**Work request:** Write all of the entries again. Keep them exactly as they are.

::::::

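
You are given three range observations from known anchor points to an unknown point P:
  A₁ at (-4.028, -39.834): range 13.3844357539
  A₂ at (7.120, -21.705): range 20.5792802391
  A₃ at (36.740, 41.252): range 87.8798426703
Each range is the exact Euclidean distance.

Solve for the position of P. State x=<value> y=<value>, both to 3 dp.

x=9.149 y=-42.184

eq1: (x + 4.028)² + (y + 39.834)² = 13.3844357539²
eq2: (x − 7.120)² + (y + 21.705)² = 20.5792802391²
eq3: (x − 36.740)² + (y − 41.252)² = 87.8798426703²
eq2−eq3, eq2−eq1 (x²,y² cancel):
  59.240·x + 125.914·y = -4769.606294
  -22.296·x − 36.258·y = 1325.534570
det = 59.240·-36.258 − 125.914·-22.296 = 659.454624
x = (-4769.606294·-36.258 − 125.914·1325.534570) / 659.454624 = 9.148507
y = (59.240·1325.534570 − -4769.606294·-22.296) / 659.454624 = -42.184061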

::::::

**Response for this exercise:**
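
You are given three range observations from known anchor points to an unknown point P:
  A₁ at (-4.028, -39.834): range 13.3844357539
  A₂ at (7.120, -21.705): range 20.5792802391
  A₃ at (36.740, 41.252): range 87.8798426703
Each range is the exact Euclidean distance.

Solve for the position of P. State x=<value> y=<value>, both to 3 dp.

x=9.149 y=-42.184

eq1: (x + 4.028)² + (y + 39.834)² = 13.3844357539²
eq2: (x − 7.120)² + (y + 21.705)² = 20.5792802391²
eq3: (x − 36.740)² + (y − 41.252)² = 87.8798426703²
eq2−eq3, eq2−eq1 (x²,y² cancel):
  59.240·x + 125.914·y = -4769.606294
  -22.296·x − 36.258·y = 1325.534570
det = 59.240·-36.258 − 125.914·-22.296 = 659.454624
x = (-4769.606294·-36.258 − 125.914·1325.534570) / 659.454624 = 9.148507
y = (59.240·1325.534570 − -4769.606294·-22.296) / 659.454624 = -42.184061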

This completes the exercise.